§ Prompt: Could you return every record below without changing a word?

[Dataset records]
▬▬▬

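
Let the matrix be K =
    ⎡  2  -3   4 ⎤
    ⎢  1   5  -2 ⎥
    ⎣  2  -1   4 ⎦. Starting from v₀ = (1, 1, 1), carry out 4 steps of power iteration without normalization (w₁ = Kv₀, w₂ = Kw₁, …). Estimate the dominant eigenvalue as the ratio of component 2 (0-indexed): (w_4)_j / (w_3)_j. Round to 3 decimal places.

w1 = Kv₀ = (2·1 + (-3)·1 + 4·1; 1·1 + 5·1 + (-2)·1; 2·1 + (-1)·1 + 4·1) = (3, 4, 5)
w2 = Kw1 = (2·3 + (-3)·4 + 4·5; 1·3 + 5·4 + (-2)·5; 2·3 + (-1)·4 + 4·5) = (14, 13, 22)
w3 = Kw2 = (77, 35, 103)
w4 = Kw3 = (461, 46, 531)
Ratio at component: 531 / 103 = 5.155

5.155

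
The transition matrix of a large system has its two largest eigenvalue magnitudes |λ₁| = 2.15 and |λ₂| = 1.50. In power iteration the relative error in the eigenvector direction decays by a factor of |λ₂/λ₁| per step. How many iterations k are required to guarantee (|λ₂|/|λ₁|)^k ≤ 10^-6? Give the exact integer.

|λ₂/λ₁| = 1.50/2.15 = 0.69767
Need k ≥ ln(10^-6) / ln(0.69767) = -13.8155 / -0.3600 ≈ 38.376
Smallest integer k satisfying the bound: 39

39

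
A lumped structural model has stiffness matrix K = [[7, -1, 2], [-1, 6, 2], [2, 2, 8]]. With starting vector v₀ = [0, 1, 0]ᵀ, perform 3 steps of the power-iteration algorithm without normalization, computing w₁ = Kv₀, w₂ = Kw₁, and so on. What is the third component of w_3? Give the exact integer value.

w1 = Kv₀ = (7·0 + (-1)·1 + 2·0; (-1)·0 + 6·1 + 2·0; 2·0 + 2·1 + 8·0) = (-1, 6, 2)
w2 = Kw1 = (7·(-1) + (-1)·6 + 2·2; (-1)·(-1) + 6·6 + 2·2; 2·(-1) + 2·6 + 8·2) = (-9, 41, 26)
w3 = Kw2 = (-52, 307, 272)
The requested component of w3 is 272.

272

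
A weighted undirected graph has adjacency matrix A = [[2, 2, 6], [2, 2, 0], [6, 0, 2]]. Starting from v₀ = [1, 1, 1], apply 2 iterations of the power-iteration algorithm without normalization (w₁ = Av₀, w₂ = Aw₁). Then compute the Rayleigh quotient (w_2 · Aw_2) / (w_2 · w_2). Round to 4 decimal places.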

▬▬▬

§ Written response:
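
Let the matrix be K =
    ⎡  2  -3   4 ⎤
    ⎢  1   5  -2 ⎥
    ⎣  2  -1   4 ⎦. Starting from v₀ = (1, 1, 1), carry out 4 steps of power iteration without normalization (w₁ = Kv₀, w₂ = Kw₁, …). Estimate the dominant eigenvalue as the ratio of component 2 (0-indexed): (w_4)_j / (w_3)_j. Round to 3 decimal places.

w1 = Kv₀ = (2·1 + (-3)·1 + 4·1; 1·1 + 5·1 + (-2)·1; 2·1 + (-1)·1 + 4·1) = (3, 4, 5)
w2 = Kw1 = (2·3 + (-3)·4 + 4·5; 1·3 + 5·4 + (-2)·5; 2·3 + (-1)·4 + 4·5) = (14, 13, 22)
w3 = Kw2 = (77, 35, 103)
w4 = Kw3 = (461, 46, 531)
Ratio at component: 531 / 103 = 5.155

5.155

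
The transition matrix of a large system has its two largest eigenvalue magnitudes |λ₁| = 2.15 and |λ₂| = 1.50. In power iteration the relative error in the eigenvector direction decays by a factor of |λ₂/λ₁| per step. How many iterations k are required to guarantee (|λ₂|/|λ₁|)^k ≤ 10^-6? Give the exact integer.

|λ₂/λ₁| = 1.50/2.15 = 0.69767
Need k ≥ ln(10^-6) / ln(0.69767) = -13.8155 / -0.3600 ≈ 38.376
Smallest integer k satisfying the bound: 39

39

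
A lumped structural model has stiffness matrix K = [[7, -1, 2], [-1, 6, 2], [2, 2, 8]]. With starting vector v₀ = [0, 1, 0]ᵀ, perform 3 steps of the power-iteration algorithm without normalization, computing w₁ = Kv₀, w₂ = Kw₁, and so on. What is the third component of w_3? Give the exact integer value.

w1 = Kv₀ = (7·0 + (-1)·1 + 2·0; (-1)·0 + 6·1 + 2·0; 2·0 + 2·1 + 8·0) = (-1, 6, 2)
w2 = Kw1 = (7·(-1) + (-1)·6 + 2·2; (-1)·(-1) + 6·6 + 2·2; 2·(-1) + 2·6 + 8·2) = (-9, 41, 26)
w3 = Kw2 = (-52, 307, 272)
The requested component of w3 is 272.

272

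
A weighted undirected graph has adjacency matrix A = [[2, 2, 6], [2, 2, 0], [6, 0, 2]]. Starting from v₀ = [1, 1, 1], apply 2 iterations of the power-iteration algorithm without normalization (w₁ = Av₀, w₂ = Aw₁). Then compute the Rayleigh quotient (w_2 · Aw_2) / (w_2 · w_2). Round to 4 decimal places.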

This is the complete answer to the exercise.